[Saved entries]
-- Opening Marker --
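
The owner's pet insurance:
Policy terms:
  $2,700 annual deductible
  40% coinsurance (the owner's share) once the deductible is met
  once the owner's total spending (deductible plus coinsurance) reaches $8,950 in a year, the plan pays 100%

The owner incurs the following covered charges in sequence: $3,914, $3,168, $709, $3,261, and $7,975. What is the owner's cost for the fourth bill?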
-- Closing Marker --
> Exercise instructions: Every line above with the string "once" in it should be copied into the answer.

> Worked solution:
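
  40% coinsurance (the owner's share) once the deductible is met
  once the owner's total spending (deductible plus coinsurance) reaches $8,950 in a year, the plan pays 100%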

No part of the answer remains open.